- **Stored dataset items**
···

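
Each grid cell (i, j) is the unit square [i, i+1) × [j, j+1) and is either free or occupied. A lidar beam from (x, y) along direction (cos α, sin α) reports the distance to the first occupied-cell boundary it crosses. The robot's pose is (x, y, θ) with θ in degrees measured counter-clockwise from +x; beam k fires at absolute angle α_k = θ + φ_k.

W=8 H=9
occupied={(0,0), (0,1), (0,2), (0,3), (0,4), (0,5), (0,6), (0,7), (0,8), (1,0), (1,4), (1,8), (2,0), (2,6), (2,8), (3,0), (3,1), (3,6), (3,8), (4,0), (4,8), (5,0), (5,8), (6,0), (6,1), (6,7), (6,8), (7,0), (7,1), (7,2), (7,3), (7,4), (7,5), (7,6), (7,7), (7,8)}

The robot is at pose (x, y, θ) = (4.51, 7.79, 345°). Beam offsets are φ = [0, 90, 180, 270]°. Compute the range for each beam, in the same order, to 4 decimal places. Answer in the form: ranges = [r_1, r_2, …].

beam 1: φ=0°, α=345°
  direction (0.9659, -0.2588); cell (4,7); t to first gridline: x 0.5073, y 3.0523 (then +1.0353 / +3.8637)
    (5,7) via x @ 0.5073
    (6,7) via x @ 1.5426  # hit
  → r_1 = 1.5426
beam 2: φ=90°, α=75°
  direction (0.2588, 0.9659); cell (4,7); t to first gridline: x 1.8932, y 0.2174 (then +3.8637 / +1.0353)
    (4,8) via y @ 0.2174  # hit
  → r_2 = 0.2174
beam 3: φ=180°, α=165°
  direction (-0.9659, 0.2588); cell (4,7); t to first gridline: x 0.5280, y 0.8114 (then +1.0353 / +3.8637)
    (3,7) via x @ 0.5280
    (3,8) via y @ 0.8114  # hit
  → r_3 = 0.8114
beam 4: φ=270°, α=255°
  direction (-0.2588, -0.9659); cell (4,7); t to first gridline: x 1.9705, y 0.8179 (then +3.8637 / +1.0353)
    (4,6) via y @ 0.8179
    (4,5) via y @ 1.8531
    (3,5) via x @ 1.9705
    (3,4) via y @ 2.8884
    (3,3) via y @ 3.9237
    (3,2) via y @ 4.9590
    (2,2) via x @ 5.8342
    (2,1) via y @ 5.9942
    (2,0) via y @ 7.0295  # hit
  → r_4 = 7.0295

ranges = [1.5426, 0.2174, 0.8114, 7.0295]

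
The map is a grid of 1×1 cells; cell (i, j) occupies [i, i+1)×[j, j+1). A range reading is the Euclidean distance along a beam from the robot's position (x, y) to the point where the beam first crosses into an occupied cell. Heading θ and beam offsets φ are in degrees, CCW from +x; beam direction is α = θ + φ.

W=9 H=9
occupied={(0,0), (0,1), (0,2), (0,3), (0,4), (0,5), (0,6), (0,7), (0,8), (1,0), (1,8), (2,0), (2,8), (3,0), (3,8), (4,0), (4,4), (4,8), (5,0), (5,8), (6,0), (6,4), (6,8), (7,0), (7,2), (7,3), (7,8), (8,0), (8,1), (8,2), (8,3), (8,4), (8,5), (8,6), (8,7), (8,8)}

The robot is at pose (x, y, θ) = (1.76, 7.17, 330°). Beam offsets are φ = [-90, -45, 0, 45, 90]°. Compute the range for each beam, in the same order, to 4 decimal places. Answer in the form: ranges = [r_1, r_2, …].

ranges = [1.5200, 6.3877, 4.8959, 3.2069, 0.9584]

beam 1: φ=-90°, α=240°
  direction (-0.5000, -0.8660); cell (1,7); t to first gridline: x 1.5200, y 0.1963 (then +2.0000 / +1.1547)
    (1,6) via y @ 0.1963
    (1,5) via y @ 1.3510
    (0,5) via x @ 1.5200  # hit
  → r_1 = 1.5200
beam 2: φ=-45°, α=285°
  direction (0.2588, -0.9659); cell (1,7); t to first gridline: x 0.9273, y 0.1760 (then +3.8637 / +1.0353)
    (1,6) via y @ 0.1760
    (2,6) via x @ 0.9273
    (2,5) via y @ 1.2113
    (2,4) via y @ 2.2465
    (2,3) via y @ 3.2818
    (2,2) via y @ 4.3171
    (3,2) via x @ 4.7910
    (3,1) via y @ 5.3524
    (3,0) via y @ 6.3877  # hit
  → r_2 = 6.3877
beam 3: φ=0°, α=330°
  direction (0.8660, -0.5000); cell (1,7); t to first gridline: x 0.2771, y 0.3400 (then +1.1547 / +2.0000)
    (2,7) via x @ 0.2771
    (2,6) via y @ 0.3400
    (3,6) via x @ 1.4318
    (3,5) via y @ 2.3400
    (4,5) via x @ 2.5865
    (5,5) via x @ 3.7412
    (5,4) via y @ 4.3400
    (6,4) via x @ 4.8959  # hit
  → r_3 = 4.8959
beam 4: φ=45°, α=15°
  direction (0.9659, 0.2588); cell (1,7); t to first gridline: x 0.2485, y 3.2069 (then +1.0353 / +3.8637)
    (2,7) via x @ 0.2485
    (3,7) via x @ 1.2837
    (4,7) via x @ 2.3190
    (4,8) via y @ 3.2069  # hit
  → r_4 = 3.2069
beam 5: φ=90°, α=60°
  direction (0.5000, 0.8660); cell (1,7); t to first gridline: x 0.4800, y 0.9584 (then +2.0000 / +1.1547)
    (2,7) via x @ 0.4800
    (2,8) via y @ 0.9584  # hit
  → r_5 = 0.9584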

···

- **Work task**
Could you output the records in full, exactly as written?

- **Written answer**
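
Each grid cell (i, j) is the unit square [i, i+1) × [j, j+1) and is either free or occupied. A lidar beam from (x, y) along direction (cos α, sin α) reports the distance to the first occupied-cell boundary it crosses. The robot's pose is (x, y, θ) with θ in degrees measured counter-clockwise from +x; beam k fires at absolute angle α_k = θ + φ_k.

W=8 H=9
occupied={(0,0), (0,1), (0,2), (0,3), (0,4), (0,5), (0,6), (0,7), (0,8), (1,0), (1,4), (1,8), (2,0), (2,6), (2,8), (3,0), (3,1), (3,6), (3,8), (4,0), (4,8), (5,0), (5,8), (6,0), (6,1), (6,7), (6,8), (7,0), (7,1), (7,2), (7,3), (7,4), (7,5), (7,6), (7,7), (7,8)}

The robot is at pose (x, y, θ) = (4.51, 7.79, 345°). Beam offsets are φ = [0, 90, 180, 270]°. Compute the range for each beam, in the same order, to 4 decimal places. Answer in the form: ranges = [r_1, r_2, …].

beam 1: φ=0°, α=345°
  direction (0.9659, -0.2588); cell (4,7); t to first gridline: x 0.5073, y 3.0523 (then +1.0353 / +3.8637)
    (5,7) via x @ 0.5073
    (6,7) via x @ 1.5426  # hit
  → r_1 = 1.5426
beam 2: φ=90°, α=75°
  direction (0.2588, 0.9659); cell (4,7); t to first gridline: x 1.8932, y 0.2174 (then +3.8637 / +1.0353)
    (4,8) via y @ 0.2174  # hit
  → r_2 = 0.2174
beam 3: φ=180°, α=165°
  direction (-0.9659, 0.2588); cell (4,7); t to first gridline: x 0.5280, y 0.8114 (then +1.0353 / +3.8637)
    (3,7) via x @ 0.5280
    (3,8) via y @ 0.8114  # hit
  → r_3 = 0.8114
beam 4: φ=270°, α=255°
  direction (-0.2588, -0.9659); cell (4,7); t to first gridline: x 1.9705, y 0.8179 (then +3.8637 / +1.0353)
    (4,6) via y @ 0.8179
    (4,5) via y @ 1.8531
    (3,5) via x @ 1.9705
    (3,4) via y @ 2.8884
    (3,3) via y @ 3.9237
    (3,2) via y @ 4.9590
    (2,2) via x @ 5.8342
    (2,1) via y @ 5.9942
    (2,0) via y @ 7.0295  # hit
  → r_4 = 7.0295

ranges = [1.5426, 0.2174, 0.8114, 7.0295]

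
The map is a grid of 1×1 cells; cell (i, j) occupies [i, i+1)×[j, j+1). A range reading is the Euclidean distance along a beam from the robot's position (x, y) to the point where the beam first crosses into an occupied cell. Heading θ and beam offsets φ are in degrees, CCW from +x; beam direction is α = θ + φ.

W=9 H=9
occupied={(0,0), (0,1), (0,2), (0,3), (0,4), (0,5), (0,6), (0,7), (0,8), (1,0), (1,8), (2,0), (2,8), (3,0), (3,8), (4,0), (4,4), (4,8), (5,0), (5,8), (6,0), (6,4), (6,8), (7,0), (7,2), (7,3), (7,8), (8,0), (8,1), (8,2), (8,3), (8,4), (8,5), (8,6), (8,7), (8,8)}

The robot is at pose (x, y, θ) = (1.76, 7.17, 330°). Beam offsets are φ = [-90, -45, 0, 45, 90]°. Compute the range for each beam, in the same order, to 4 decimal places. Answer in the form: ranges = [r_1, r_2, …].

ranges = [1.5200, 6.3877, 4.8959, 3.2069, 0.9584]

beam 1: φ=-90°, α=240°
  direction (-0.5000, -0.8660); cell (1,7); t to first gridline: x 1.5200, y 0.1963 (then +2.0000 / +1.1547)
    (1,6) via y @ 0.1963
    (1,5) via y @ 1.3510
    (0,5) via x @ 1.5200  # hit
  → r_1 = 1.5200
beam 2: φ=-45°, α=285°
  direction (0.2588, -0.9659); cell (1,7); t to first gridline: x 0.9273, y 0.1760 (then +3.8637 / +1.0353)
    (1,6) via y @ 0.1760
    (2,6) via x @ 0.9273
    (2,5) via y @ 1.2113
    (2,4) via y @ 2.2465
    (2,3) via y @ 3.2818
    (2,2) via y @ 4.3171
    (3,2) via x @ 4.7910
    (3,1) via y @ 5.3524
    (3,0) via y @ 6.3877  # hit
  → r_2 = 6.3877
beam 3: φ=0°, α=330°
  direction (0.8660, -0.5000); cell (1,7); t to first gridline: x 0.2771, y 0.3400 (then +1.1547 / +2.0000)
    (2,7) via x @ 0.2771
    (2,6) via y @ 0.3400
    (3,6) via x @ 1.4318
    (3,5) via y @ 2.3400
    (4,5) via x @ 2.5865
    (5,5) via x @ 3.7412
    (5,4) via y @ 4.3400
    (6,4) via x @ 4.8959  # hit
  → r_3 = 4.8959
beam 4: φ=45°, α=15°
  direction (0.9659, 0.2588); cell (1,7); t to first gridline: x 0.2485, y 3.2069 (then +1.0353 / +3.8637)
    (2,7) via x @ 0.2485
    (3,7) via x @ 1.2837
    (4,7) via x @ 2.3190
    (4,8) via y @ 3.2069  # hit
  → r_4 = 3.2069
beam 5: φ=90°, α=60°
  direction (0.5000, 0.8660); cell (1,7); t to first gridline: x 0.4800, y 0.9584 (then +2.0000 / +1.1547)
    (2,7) via x @ 0.4800
    (2,8) via y @ 0.9584  # hit
  → r_5 = 0.9584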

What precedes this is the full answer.